Input:
##############################

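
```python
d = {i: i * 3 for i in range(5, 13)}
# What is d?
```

{5: 15, 6: 18, 7: 21, 8: 24, 9: 27, 10: 30, 11: 33, 12: 36}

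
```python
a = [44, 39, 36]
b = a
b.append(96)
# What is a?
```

After line 1: a = [44, 39, 36]
After line 2 (b = a is an alias, same object): a = [44, 39, 36], b = [44, 39, 36]
After line 3 (b.append mutates the shared list): a = [44, 39, 36, 96], b = [44, 39, 36, 96]

[44, 39, 36, 96]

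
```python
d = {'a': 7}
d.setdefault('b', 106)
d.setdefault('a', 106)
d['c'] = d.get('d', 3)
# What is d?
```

After line 1: d = {'a': 7}
After line 2 (setdefault adds 'b'=106): d = {'a': 7, 'b': 106}
After line 3 (setdefault 'a' no-op, already exists): d = {'a': 7, 'b': 106}
After line 4 (get('d', 3) returns default since 'd' not in d): d = {'a': 7, 'b': 106, 'c': 3}

{'a': 7, 'b': 106, 'c': 3}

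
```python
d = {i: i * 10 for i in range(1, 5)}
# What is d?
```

{1: 10, 2: 20, 3: 30, 4: 40}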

##############################

Assignment: From the records above, pull every line that carries the word "range".

Task solution:
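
d = {i: i * 3 for i in range(5, 13)}
d = {i: i * 10 for i in range(1, 5)}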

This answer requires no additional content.